> **What you need to do**: Each of the lines from the one that contains "station 1 285.8" to the end of the entries below should be output exactly.

--------

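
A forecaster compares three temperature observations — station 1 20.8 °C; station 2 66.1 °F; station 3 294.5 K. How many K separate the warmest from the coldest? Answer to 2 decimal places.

station 2: 66.1 °F = 18.944 °C.
station 3: 294.5 K = 21.350 °C.
Spread: 21.350 − 18.944 = 2.406 °C.

2.41 K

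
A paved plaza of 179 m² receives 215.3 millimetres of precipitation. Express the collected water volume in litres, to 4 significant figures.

1 mm over 1 m² is 1 L, so volume = 215.3 × 179 = 38538.7 L ≈ 38540 L.

38540 litres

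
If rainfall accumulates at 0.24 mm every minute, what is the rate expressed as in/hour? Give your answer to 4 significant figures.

0.5669 in/hour

0.24 mm/minute × 0.0393701 in/mm × 60 minute/hour = 0.5669 in/hour.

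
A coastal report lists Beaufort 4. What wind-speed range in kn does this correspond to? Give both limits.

11 to 16 kt

Beaufort 4 (moderate breeze) spans 11–16 knots.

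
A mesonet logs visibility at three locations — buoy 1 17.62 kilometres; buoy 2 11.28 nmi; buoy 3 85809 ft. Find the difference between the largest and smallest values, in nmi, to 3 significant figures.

buoy 1: 17.62 km = 9.5140 nmi.
buoy 3: 85809 ft = 14.1223 nmi.
Spread: 14.1223 − 9.5140 = 4.61 nmi.

4.61 nmi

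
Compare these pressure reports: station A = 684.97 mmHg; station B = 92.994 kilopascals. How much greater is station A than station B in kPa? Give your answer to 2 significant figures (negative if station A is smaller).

station A: 684.97 mmHg = 91.322 kPa.
Difference: 91.322 − 92.994 = -1.7 kPa.

-1.7 kPa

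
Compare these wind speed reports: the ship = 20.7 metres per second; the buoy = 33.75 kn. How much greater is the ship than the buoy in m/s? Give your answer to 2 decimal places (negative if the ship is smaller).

the buoy: 33.75 kt = 17.3625 m/s.
Difference: 20.7000 − 17.3625 = 3.34 m/s.

3.34 m/s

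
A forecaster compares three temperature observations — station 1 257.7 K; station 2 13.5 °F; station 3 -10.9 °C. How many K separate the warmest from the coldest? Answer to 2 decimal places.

5.17 K

station 1: 257.7 K = -15.450 °C.
station 2: 13.5 °F = -10.278 °C.
Spread: (-10.278) − (-15.450) = 5.172 °C.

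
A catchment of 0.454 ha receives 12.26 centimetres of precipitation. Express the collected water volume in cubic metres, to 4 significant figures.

Depth: 12.26 cm × 10 = 122.6 mm.
Area: 0.454 ha = 4540 m².
1 mm over 1 m² is 1 L, so volume = 122.6 × 4540 = 556604 L = 556.6 m³.

556.6 cubic metres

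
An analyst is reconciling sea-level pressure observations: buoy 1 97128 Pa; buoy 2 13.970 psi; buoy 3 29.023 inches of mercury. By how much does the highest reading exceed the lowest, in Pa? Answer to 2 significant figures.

2000 Pa

buoy 2: 13.970 psi = 96319.76 Pa.
buoy 3: 29.023 inHg = 98283.17 Pa.
Spread: 98283.17 − 96319.76 = 2000 Pa.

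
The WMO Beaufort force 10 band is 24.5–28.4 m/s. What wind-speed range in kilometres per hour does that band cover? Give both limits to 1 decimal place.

24.5–28.4 m/s × 3.6 = 88.2–102.2 km/h.

88.2 to 102.2 km/h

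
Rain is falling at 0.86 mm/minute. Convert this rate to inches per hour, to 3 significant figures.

0.86 mm/minute × 0.0393701 in/mm × 60 minute/hour = 2.03 in/hour.

2.03 in/hour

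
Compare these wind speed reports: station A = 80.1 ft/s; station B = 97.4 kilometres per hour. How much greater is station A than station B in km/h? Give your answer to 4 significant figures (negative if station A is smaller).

station A: 80.1 ft/s = 87.89213 km/h.
Difference: 87.89213 − 97.40000 = -9.508 km/h.

-9.508 km/h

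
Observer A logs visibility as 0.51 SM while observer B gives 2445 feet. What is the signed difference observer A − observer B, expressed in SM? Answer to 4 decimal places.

0.0469 SM

observer B: 2445 ft = 0.463068 SM.
Difference: 0.510000 − 0.463068 = 0.0469 SM.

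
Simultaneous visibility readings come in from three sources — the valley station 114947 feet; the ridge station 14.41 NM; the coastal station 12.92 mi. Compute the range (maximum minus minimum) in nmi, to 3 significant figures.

the valley station: 114947 ft = 18.9178 nmi.
the coastal station: 12.92 SM = 11.2272 nmi.
Spread: 18.9178 − 11.2272 = 7.69 nmi.

7.69 nmi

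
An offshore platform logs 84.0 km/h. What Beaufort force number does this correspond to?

84.0 km/h = 23.3 m/s, which is Beaufort 9 (strong gale, 20.8–24.4 m/s).

Beaufort force 9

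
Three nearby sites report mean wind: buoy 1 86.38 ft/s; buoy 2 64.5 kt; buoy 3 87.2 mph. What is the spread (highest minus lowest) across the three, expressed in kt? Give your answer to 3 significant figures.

24.6 kt

buoy 1: 86.38 ft/s = 51.179 kt.
buoy 3: 87.2 mph = 75.775 kt.
Spread: 75.775 − 51.179 = 24.6 kt.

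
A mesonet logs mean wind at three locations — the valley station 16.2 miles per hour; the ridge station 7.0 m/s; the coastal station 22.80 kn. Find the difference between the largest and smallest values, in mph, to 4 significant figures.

10.58 mph

the ridge station: 7.0 m/s = 15.6586 mph.
the coastal station: 22.80 kt = 26.2378 mph.
Spread: 26.2378 − 15.6586 = 10.58 mph.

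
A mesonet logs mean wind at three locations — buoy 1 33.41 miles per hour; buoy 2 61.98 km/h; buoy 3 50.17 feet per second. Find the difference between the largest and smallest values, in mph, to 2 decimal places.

5.10 mph

buoy 2: 61.98 km/h = 38.5126 mph.
buoy 3: 50.17 ft/s = 34.2068 mph.
Spread: 38.5126 − 33.4100 = 5.10 mph.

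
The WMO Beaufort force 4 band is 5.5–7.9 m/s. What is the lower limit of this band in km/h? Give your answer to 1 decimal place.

5.5–7.9 m/s × 3.6 = 19.8–28.4 km/h.

19.8 km/h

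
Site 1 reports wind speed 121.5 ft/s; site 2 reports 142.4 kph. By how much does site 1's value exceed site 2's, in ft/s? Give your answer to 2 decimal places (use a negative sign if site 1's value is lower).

-8.28 ft/s

site 2: 142.4 km/h = 129.7754 ft/s.
Difference: 121.5000 − 129.7754 = -8.28 ft/s.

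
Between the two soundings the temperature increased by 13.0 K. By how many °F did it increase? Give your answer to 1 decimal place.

Converting a difference, only the 9/5 scale factor applies: Δ°F = 13.0 × 1.8 = 23.4 °F.

23.4 °F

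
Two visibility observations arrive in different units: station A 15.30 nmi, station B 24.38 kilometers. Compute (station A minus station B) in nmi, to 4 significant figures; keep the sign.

2.136 nmi

station B: 24.38 km = 13.16415 nmi.
Difference: 15.30000 − 13.16415 = 2.136 nmi.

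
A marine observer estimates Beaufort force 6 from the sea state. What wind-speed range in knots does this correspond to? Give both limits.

22 to 27 kt

Beaufort 6 (strong breeze) spans 22–27 knots.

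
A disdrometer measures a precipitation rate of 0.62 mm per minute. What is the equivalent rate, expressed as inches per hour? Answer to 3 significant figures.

0.62 mm/minute × 0.0393701 in/mm × 60 minute/hour = 1.46 in/hour.

1.46 in/hour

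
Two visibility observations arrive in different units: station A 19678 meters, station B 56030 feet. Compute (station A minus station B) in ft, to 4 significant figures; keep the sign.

station A: 19678 m = 64560.37 ft.
Difference: 64560.37 − 56030.00 = 8530 ft.

8530 ft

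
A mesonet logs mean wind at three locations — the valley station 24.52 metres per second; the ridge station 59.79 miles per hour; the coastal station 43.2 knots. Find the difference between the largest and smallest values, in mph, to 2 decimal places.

the valley station: 24.52 m/s = 54.8497 mph.
the coastal station: 43.2 kt = 49.7137 mph.
Spread: 59.7900 − 49.7137 = 10.08 mph.

10.08 mph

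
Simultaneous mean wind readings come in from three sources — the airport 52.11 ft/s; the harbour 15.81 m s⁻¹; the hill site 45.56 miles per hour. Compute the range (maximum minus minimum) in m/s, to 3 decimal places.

4.557 m/s

the airport: 52.11 ft/s = 15.88313 m/s.
the hill site: 45.56 mph = 20.36714 m/s.
Spread: 20.36714 − 15.81000 = 4.557 m/s.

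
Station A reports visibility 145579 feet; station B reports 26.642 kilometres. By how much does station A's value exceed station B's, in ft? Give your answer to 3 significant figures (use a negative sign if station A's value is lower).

station B: 26.642 km = 87408.14 ft.
Difference: 145579.00 − 87408.14 = 58200 ft.

58200 ft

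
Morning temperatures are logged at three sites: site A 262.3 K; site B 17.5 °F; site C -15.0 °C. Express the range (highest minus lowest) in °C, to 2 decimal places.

site A: 262.3 K = -10.850 °C.
site B: 17.5 °F = -8.056 °C.
Spread: (-8.056) − (-15.000) = 6.944 °C.

6.94 °C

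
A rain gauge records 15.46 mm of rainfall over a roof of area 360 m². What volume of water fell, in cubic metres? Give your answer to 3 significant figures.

5.57 cubic metres

1 mm over 1 m² is 1 L, so volume = 15.46 × 360 = 5565.6 L = 5.57 m³.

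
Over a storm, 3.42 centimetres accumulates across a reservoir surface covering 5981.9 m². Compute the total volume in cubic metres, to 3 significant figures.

Depth: 3.42 cm × 10 = 34.2 mm.
1 mm over 1 m² is 1 L, so volume = 34.2 × 5981.9 = 204580.98 L = 205 m³.

205 cubic metres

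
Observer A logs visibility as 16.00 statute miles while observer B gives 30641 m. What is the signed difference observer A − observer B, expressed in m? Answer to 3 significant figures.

-4890 m

observer A: 16.00 SM = 25749.50 m.
Difference: 25749.50 − 30641.00 = -4890 m.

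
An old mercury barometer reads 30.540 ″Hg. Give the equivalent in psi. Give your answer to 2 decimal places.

15.00 psi

1 inHg = 0.491154 psi, so 30.540 × 0.491154 = 15.00 psi.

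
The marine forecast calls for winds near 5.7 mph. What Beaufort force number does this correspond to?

Beaufort force 2

5.7 mph = 2.5 m/s, which is Beaufort 2 (light breeze, 1.6–3.3 m/s).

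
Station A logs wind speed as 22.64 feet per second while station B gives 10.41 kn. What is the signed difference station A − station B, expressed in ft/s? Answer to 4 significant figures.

5.070 ft/s

station B: 10.41 kt = 17.57010 ft/s.
Difference: 22.64000 − 17.57010 = 5.070 ft/s.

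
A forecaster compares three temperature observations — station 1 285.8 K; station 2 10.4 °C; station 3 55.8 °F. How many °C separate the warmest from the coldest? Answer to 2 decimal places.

station 1: 285.8 K = 12.650 °C.
station 3: 55.8 °F = 13.222 °C.
Spread: 13.222 − 10.400 = 2.822 °C.

2.82 °C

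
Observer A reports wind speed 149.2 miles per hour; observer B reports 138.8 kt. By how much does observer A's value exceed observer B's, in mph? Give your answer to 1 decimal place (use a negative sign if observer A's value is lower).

-10.5 mph

observer B: 138.8 kt = 159.728 mph.
Difference: 149.200 − 159.728 = -10.5 mph.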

--------

> **The completed task**:
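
A forecaster compares three temperature observations — station 1 285.8 K; station 2 10.4 °C; station 3 55.8 °F. How many °C separate the warmest from the coldest? Answer to 2 decimal places.

station 1: 285.8 K = 12.650 °C.
station 3: 55.8 °F = 13.222 °C.
Spread: 13.222 − 10.400 = 2.822 °C.

2.82 °C

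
Observer A reports wind speed 149.2 miles per hour; observer B reports 138.8 kt. By how much does observer A's value exceed observer B's, in mph? Give your answer to 1 decimal place (use a negative sign if observer A's value is lower).

-10.5 mph

observer B: 138.8 kt = 159.728 mph.
Difference: 149.200 − 159.728 = -10.5 mph.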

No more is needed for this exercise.